(Collected data entries)
----------
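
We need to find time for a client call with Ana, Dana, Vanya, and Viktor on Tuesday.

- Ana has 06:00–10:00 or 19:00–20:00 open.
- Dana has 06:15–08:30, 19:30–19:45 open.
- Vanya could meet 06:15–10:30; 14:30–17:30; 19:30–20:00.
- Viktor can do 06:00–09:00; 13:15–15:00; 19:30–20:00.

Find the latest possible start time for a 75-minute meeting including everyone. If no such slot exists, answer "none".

Ana ∩ Dana: 06:15-08:30, 19:30-19:45.
Ana ∩ Dana ∩ Vanya: 06:15-08:30, 19:30-19:45.
Ana ∩ Dana ∩ Vanya ∩ Viktor: 06:15-08:30, 19:30-19:45.
Those are the intersection windows.
The last common window of at least 75 minutes is 06:15-08:30; a 75-minute meeting can start as late as 07:15 and still end by 08:30.

07:15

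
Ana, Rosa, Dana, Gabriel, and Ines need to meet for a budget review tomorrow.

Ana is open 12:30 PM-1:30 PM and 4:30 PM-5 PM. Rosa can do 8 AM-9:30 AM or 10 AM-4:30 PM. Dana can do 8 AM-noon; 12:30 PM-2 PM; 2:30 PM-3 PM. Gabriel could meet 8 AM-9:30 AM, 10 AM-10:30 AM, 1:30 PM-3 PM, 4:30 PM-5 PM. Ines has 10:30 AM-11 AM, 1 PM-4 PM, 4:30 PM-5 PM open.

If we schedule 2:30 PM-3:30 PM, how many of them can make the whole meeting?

Rosa and Ines can make the full 14:30-15:30 slot — that's 2.

2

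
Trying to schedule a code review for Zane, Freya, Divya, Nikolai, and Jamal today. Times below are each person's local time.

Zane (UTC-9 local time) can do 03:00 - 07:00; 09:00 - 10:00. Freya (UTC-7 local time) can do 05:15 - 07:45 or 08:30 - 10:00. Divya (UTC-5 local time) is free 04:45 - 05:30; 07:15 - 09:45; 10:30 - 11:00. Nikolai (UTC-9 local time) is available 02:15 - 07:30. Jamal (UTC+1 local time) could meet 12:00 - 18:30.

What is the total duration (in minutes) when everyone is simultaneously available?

Zane in UTC: 12:00-16:00, 18:00-19:00 (add 9h to convert from UTC-9).
Freya in UTC: 12:15-14:45, 15:30-17:00 (add 7h to convert from UTC-7).
Divya in UTC: 09:45-10:30, 12:15-14:45, 15:30-16:00 (add 5h to convert from UTC-5).
Nikolai in UTC: 11:15-16:30 (add 9h to convert from UTC-9).
Jamal in UTC: 11:00-17:30 (subtract 1h to convert from UTC+1).
Zane ∩ Freya: 12:15-14:45, 15:30-16:00.
Zane ∩ Freya ∩ Divya: 12:15-14:45, 15:30-16:00.
Zane ∩ Freya ∩ Divya ∩ Nikolai: 12:15-14:45, 15:30-16:00.
Zane ∩ Freya ∩ Divya ∩ Nikolai ∩ Jamal: 12:15-14:45, 15:30-16:00.
Summing the common windows: 150 + 30 = 180 minutes.

180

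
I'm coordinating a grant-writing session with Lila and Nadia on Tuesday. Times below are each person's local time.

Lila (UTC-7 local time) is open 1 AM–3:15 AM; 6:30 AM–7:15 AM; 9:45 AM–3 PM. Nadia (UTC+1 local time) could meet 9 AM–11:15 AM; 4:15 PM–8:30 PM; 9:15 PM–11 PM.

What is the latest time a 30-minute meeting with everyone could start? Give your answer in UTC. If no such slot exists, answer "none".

21:30

Lila in UTC: 08:00-10:15, 13:30-14:15, 16:45-22:00 (add 7h to convert from UTC-7).
Nadia in UTC: 08:00-10:15, 15:15-19:30, 20:15-22:00 (subtract 1h to convert from UTC+1).
Lila ∩ Nadia: 08:00-10:15, 16:45-19:30, 20:15-22:00.
Those are the intersection windows.
The last common window of at least 30 minutes is 20:15-22:00; a 30-minute meeting can start as late as 21:30 and still end by 22:00.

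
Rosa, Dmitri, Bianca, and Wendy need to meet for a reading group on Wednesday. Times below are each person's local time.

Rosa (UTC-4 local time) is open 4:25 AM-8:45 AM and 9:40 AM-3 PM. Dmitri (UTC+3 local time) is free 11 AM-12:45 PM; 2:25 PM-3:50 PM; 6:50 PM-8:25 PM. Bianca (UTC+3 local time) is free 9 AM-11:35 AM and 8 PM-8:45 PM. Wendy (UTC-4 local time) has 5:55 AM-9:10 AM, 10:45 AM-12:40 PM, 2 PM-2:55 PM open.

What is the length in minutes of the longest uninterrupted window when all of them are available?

0

Rosa in UTC: 08:25-12:45, 13:40-19:00 (add 4h to convert from UTC-4).
Dmitri in UTC: 08:00-09:45, 11:25-12:50, 15:50-17:25 (subtract 3h to convert from UTC+3).
Bianca in UTC: 06:00-08:35, 17:00-17:45 (subtract 3h to convert from UTC+3).
Wendy in UTC: 09:55-13:10, 14:45-16:40, 18:00-18:55 (add 4h to convert from UTC-4).
Rosa ∩ Dmitri: 08:25-09:45, 11:25-12:45, 15:50-17:25.
Rosa ∩ Dmitri ∩ Bianca: 08:25-08:35, 17:00-17:25.
Rosa ∩ Dmitri ∩ Bianca ∩ Wendy: ∅.
There is no time when everyone is free.
No common window exists, so the longest block is 0 minutes.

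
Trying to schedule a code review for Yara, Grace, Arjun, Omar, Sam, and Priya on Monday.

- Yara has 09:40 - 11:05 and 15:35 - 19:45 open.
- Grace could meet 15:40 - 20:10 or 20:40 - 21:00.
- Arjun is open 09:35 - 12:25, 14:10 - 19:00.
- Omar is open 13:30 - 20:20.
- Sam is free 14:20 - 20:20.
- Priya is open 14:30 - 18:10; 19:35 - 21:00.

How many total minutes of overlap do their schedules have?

150

Yara ∩ Grace: 15:40-19:45.
Yara ∩ Grace ∩ Arjun: 15:40-19:00.
Yara ∩ Grace ∩ Arjun ∩ Omar: 15:40-19:00.
Yara ∩ Grace ∩ Arjun ∩ Omar ∩ Sam: 15:40-19:00.
Yara ∩ Grace ∩ Arjun ∩ Omar ∩ Sam ∩ Priya: 15:40-18:10.
That's a single block of 150 minutes.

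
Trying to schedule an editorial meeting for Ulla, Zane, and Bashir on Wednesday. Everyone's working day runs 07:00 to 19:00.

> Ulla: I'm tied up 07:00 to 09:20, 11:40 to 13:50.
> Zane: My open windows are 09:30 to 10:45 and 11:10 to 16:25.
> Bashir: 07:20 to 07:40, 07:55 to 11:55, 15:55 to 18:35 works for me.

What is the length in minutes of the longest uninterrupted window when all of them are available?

Ulla free: 09:20-11:40, 13:50-19:00 (invert busy blocks within the working day).
Zane free: 09:30-10:45, 11:10-16:25.
Bashir free: 07:20-07:40, 07:55-11:55, 15:55-18:35.
Ulla ∩ Zane: 09:30-10:45, 11:10-11:40, 13:50-16:25.
Ulla ∩ Zane ∩ Bashir: 09:30-10:45, 11:10-11:40, 15:55-16:25.
Those are the intersection windows.
The longest is 09:30-10:45 at 75 minutes.

75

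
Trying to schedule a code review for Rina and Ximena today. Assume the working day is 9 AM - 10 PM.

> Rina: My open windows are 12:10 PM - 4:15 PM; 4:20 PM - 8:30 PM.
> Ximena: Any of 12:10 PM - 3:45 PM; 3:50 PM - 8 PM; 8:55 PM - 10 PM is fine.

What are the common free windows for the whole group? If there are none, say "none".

Rina ∩ Ximena: 12:10-15:45, 15:50-16:15, 16:20-20:00.
So the common availability across everyone is 12:10-15:45, 15:50-16:15, 16:20-20:00.

12:10-15:45, 15:50-16:15, 16:20-20:00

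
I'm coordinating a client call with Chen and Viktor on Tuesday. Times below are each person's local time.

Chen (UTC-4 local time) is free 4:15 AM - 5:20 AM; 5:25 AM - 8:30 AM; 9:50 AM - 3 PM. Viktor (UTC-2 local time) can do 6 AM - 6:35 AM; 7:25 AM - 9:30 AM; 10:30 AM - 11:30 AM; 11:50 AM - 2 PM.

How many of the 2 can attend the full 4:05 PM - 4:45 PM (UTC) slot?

Chen in UTC: 08:15-09:20, 09:25-12:30, 13:50-19:00 (add 4h to convert from UTC-4).
Viktor in UTC: 08:00-08:35, 09:25-11:30, 12:30-13:30, 13:50-16:00 (add 2h to convert from UTC-2).
Chen can make the full 16:05-16:45 slot — that's 1.

1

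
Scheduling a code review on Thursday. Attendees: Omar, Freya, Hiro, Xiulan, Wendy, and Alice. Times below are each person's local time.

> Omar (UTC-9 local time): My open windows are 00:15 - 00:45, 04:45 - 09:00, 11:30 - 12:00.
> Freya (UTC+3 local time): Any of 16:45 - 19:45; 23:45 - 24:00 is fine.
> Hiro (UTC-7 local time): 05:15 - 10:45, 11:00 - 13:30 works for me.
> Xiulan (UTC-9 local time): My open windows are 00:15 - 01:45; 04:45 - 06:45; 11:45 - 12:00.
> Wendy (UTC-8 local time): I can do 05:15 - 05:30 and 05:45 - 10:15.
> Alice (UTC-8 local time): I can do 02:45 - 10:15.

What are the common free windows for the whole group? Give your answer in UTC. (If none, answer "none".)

13:45-15:45

Omar in UTC: 09:15-09:45, 13:45-18:00, 20:30-21:00 (add 9h to convert from UTC-9).
Freya in UTC: 13:45-16:45, 20:45-21:00 (subtract 3h to convert from UTC+3).
Hiro in UTC: 12:15-17:45, 18:00-20:30 (add 7h to convert from UTC-7).
Xiulan in UTC: 09:15-10:45, 13:45-15:45, 20:45-21:00 (add 9h to convert from UTC-9).
Wendy in UTC: 13:15-13:30, 13:45-18:15 (add 8h to convert from UTC-8).
Alice in UTC: 10:45-18:15 (add 8h to convert from UTC-8).
Omar ∩ Freya: 13:45-16:45, 20:45-21:00.
Omar ∩ Freya ∩ Hiro: 13:45-16:45.
Omar ∩ Freya ∩ Hiro ∩ Xiulan: 13:45-15:45.
Omar ∩ Freya ∩ Hiro ∩ Xiulan ∩ Wendy: 13:45-15:45.
Omar ∩ Freya ∩ Hiro ∩ Xiulan ∩ Wendy ∩ Alice: 13:45-15:45.
Those are the intersection windows.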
----------
• EXERCISE BRIEF: The answer consists of the lines above that include the word "client", each copied exactly.

• RESPONSE BOX:
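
We need to find time for a client call with Ana, Dana, Vanya, and Viktor on Tuesday.
I'm coordinating a client call with Chen and Viktor on Tuesday. Times below are each person's local time.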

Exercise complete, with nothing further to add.